Exercise prompt
Copy exactly, please, the lines of the data from its start through the line containing "R5. It qualifies".
(Beginning of Extracted material)
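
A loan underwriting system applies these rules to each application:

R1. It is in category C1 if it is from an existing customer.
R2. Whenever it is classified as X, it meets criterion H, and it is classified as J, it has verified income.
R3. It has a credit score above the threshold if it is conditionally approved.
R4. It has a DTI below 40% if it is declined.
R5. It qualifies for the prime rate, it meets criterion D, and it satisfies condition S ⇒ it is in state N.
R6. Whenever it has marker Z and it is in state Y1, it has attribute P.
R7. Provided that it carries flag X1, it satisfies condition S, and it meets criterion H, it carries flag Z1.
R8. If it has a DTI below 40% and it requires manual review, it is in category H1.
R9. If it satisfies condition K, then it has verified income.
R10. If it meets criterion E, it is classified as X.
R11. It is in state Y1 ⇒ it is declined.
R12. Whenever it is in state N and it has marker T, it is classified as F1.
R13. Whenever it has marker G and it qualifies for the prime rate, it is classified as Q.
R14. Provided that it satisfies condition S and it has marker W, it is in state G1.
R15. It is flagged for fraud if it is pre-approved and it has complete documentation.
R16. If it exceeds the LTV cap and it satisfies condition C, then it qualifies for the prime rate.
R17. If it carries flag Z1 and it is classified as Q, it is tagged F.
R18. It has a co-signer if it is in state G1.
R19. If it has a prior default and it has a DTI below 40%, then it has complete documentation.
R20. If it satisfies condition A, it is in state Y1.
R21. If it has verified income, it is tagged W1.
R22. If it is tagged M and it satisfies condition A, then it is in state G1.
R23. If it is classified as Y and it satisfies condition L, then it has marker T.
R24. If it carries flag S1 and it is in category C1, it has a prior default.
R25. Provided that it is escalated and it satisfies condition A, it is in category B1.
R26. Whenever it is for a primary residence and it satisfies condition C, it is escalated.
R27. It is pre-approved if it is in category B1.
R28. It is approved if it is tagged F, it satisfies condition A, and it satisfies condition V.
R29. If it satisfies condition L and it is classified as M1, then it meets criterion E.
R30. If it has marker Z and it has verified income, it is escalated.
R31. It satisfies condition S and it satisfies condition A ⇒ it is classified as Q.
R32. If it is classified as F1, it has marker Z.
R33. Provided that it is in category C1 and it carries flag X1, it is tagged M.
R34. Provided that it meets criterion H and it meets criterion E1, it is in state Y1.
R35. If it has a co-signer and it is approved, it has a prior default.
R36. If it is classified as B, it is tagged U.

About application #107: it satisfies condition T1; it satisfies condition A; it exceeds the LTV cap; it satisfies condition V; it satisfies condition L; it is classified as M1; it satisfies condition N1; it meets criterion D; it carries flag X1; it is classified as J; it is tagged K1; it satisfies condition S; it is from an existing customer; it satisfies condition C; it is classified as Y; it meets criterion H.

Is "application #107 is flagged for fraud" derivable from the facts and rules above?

Yes

By R1 (it is from an existing customer): it is in category C1.
By R7 (it carries flag X1, it satisfies condition S, it meets criterion H): it carries flag Z1.
By R16 (it exceeds the LTV cap, it satisfies condition C): it qualifies for the prime rate.
By R20 (it satisfies condition A): it is in state Y1.
By R23 (it is classified as Y, it satisfies condition L): it has marker T.
By R29 (it satisfies condition L, it is classified as M1): it meets criterion E.
By R31 (it satisfies condition S, it satisfies condition A): it is classified as Q.
By R33 (it is in category C1, it carries flag X1): it is tagged M.
By R5 (it qualifies for the prime rate, it meets criterion D, it satisfies condition S): it is in state N.
By R10 (it meets criterion E): it is classified as X.
By R11 (it is in state Y1): it is declined.
By R12 (it is in state N, it has marker T): it is classified as F1.
By R17 (it carries flag Z1, it is classified as Q): it is tagged F.
By R22 (it is tagged M, it satisfies condition A): it is in state G1.
By R28 (it is tagged F, it satisfies condition A, it satisfies condition V): it is approved.
By R32 (it is classified as F1): it has marker Z.
By R2 (it is classified as X, it meets criterion H, it is classified as J): it has verified income.
By R4 (it is declined): it has a DTI below 40%.
By R18 (it is in state G1): it has a co-signer.
By R30 (it has marker Z, it has verified income): it is escalated.
By R35 (it has a co-signer, it is approved): it has a prior default.
By R19 (it has a prior default, it has a DTI below 40%): it has complete documentation.
By R25 (it is escalated, it satisfies condition A): it is in category B1.
By R27 (it is in category B1): it is pre-approved.
By R15 (it is pre-approved, it has complete documentation): it is flagged for fraud.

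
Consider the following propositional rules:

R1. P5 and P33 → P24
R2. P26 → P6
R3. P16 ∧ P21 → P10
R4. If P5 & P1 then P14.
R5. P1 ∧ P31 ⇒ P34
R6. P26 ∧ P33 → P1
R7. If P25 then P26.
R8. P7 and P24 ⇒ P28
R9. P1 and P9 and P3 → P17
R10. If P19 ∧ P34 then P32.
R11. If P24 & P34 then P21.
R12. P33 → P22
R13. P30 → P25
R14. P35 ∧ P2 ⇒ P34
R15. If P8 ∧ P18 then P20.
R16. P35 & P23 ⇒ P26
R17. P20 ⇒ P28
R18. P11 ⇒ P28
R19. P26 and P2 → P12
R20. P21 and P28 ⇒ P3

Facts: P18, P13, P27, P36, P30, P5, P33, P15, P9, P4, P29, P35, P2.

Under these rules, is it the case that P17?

No

Forward chaining from the given facts derives: P24, P22, P25, P34, P26, P21, P12, P6, P1, P14.
The only rule concluding P17 is R9, which needs P3; that is never established.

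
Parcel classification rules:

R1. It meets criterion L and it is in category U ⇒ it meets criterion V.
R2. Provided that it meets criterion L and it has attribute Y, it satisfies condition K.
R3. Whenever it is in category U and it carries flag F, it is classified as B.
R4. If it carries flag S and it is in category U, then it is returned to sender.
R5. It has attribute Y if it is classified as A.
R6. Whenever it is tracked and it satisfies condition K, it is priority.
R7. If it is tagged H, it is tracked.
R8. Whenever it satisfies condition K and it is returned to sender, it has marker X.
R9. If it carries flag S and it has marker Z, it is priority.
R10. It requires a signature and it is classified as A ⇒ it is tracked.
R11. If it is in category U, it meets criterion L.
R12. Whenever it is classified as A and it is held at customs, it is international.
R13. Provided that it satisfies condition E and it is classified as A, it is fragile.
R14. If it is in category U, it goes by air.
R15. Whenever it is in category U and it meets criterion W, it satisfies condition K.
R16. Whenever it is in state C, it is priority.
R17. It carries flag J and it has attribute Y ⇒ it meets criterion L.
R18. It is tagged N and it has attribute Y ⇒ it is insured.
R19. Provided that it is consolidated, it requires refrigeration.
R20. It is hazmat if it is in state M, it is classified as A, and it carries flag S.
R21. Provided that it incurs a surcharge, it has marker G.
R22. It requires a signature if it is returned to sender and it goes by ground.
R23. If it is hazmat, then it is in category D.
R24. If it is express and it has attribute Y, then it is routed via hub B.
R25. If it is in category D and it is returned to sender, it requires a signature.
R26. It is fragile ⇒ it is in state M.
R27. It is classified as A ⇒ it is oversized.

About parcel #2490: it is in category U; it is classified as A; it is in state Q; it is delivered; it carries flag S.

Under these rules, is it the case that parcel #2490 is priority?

No

Forward chaining from the given facts derives: is returned to sender, has attribute Y, meets criterion L, goes by air, is oversized, meets criterion V, satisfies condition K, has marker X.
Rules concluding "it is priority": R6 needs "it is tracked"; R9 needs "it has marker Z"; R16 needs "it is in state C" — none of these are established.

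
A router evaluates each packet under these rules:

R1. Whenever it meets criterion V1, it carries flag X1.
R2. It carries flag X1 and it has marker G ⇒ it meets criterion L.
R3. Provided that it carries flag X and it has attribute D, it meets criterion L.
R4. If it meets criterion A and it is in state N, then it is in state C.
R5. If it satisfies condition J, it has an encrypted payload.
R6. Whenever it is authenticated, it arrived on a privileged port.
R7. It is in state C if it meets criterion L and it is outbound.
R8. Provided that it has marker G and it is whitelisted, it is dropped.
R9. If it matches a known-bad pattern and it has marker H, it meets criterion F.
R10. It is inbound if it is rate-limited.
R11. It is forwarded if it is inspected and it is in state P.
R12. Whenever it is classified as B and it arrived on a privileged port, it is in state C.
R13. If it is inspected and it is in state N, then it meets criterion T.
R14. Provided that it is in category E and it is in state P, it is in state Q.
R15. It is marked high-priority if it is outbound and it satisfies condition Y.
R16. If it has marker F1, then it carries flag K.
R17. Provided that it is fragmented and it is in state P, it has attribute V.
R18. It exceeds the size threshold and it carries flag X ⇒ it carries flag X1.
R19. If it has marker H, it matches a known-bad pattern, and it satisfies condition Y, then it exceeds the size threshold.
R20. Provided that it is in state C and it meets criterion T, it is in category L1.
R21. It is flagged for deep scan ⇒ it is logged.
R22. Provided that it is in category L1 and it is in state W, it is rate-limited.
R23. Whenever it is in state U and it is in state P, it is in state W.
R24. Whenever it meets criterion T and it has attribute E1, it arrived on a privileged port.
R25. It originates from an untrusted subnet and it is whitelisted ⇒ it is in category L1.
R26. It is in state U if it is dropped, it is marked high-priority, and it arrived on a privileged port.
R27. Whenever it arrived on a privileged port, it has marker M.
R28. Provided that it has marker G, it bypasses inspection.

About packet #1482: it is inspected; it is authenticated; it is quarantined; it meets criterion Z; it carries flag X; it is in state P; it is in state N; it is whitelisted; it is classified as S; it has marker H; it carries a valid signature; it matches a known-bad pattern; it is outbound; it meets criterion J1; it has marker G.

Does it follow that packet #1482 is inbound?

No

Forward chaining from the given facts derives: arrived on a privileged port, is dropped, meets criterion F, is forwarded, meets criterion T, has marker M, bypasses inspection.
The only rule concluding "it is inbound" is R10, which needs "it is rate-limited"; that is never established.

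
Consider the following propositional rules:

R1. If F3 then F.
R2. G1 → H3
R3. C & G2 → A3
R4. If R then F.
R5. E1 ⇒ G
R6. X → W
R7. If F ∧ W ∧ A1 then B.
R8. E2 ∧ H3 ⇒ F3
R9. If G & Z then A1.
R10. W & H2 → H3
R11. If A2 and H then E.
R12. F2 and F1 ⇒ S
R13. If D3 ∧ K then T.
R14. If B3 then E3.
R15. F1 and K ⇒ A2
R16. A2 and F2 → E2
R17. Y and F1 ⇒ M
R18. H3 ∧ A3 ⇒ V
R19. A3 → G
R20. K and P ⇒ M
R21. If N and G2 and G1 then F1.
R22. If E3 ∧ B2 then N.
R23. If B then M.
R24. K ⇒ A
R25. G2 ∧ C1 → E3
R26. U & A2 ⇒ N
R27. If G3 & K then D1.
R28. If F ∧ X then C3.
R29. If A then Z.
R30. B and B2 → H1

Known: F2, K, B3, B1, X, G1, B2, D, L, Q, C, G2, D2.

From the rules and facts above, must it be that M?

H3  (by R2: G1)
A3  (by R3: C, G2)
W  (by R6: X)
E3  (by R14: B3)
G  (by R19: A3)
N  (by R22: E3, B2)
A  (by R24: K)
Z  (by R29: A)
A1  (by R9: G, Z)
F1  (by R21: N, G2, G1)
A2  (by R15: F1, K)
E2  (by R16: A2, F2)
F3  (by R8: E2, H3)
F  (by R1: F3)
B  (by R7: F, W, A1)
M  (by R23: B)

Yes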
(End of Extracted material)
Exercise solution
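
A loan underwriting system applies these rules to each application:

R1. It is in category C1 if it is from an existing customer.
R2. Whenever it is classified as X, it meets criterion H, and it is classified as J, it has verified income.
R3. It has a credit score above the threshold if it is conditionally approved.
R4. It has a DTI below 40% if it is declined.
R5. It qualifies for the prime rate, it meets criterion D, and it satisfies condition S ⇒ it is in state N.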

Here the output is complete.